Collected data
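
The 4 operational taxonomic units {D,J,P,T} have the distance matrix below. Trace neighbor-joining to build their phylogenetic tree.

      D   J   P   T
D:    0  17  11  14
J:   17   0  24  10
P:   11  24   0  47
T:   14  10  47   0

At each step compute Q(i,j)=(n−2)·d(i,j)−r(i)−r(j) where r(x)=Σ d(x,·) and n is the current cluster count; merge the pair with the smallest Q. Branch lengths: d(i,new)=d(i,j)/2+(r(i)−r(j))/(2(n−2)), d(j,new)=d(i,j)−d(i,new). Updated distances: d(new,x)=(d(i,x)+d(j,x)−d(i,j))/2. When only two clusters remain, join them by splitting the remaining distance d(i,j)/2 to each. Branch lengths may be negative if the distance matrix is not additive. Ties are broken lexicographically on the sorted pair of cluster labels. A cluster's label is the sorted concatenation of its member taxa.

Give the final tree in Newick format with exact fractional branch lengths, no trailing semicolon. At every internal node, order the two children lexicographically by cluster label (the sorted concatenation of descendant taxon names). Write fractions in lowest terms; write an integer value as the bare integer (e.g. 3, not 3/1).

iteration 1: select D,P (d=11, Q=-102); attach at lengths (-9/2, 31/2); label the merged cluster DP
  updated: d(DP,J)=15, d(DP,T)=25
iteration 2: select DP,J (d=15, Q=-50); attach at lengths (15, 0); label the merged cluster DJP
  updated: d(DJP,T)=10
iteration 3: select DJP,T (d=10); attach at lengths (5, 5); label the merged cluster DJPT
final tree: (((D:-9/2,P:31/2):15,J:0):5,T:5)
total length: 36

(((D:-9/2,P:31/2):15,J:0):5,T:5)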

• _WORK TO BE COMPLETED_
Report all lines above with "matrix".

• _FINISHED TASK_
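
The 4 operational taxonomic units {D,J,P,T} have the distance matrix below. Trace neighbor-joining to build their phylogenetic tree.
At each step compute Q(i,j)=(n−2)·d(i,j)−r(i)−r(j) where r(x)=Σ d(x,·) and n is the current cluster count; merge the pair with the smallest Q. Branch lengths: d(i,new)=d(i,j)/2+(r(i)−r(j))/(2(n−2)), d(j,new)=d(i,j)−d(i,new). Updated distances: d(new,x)=(d(i,x)+d(j,x)−d(i,j))/2. When only two clusters remain, join them by splitting the remaining distance d(i,j)/2 to each. Branch lengths may be negative if the distance matrix is not additive. Ties are broken lexicographically on the sorted pair of cluster labels. A cluster's label is the sorted concatenation of its member taxa.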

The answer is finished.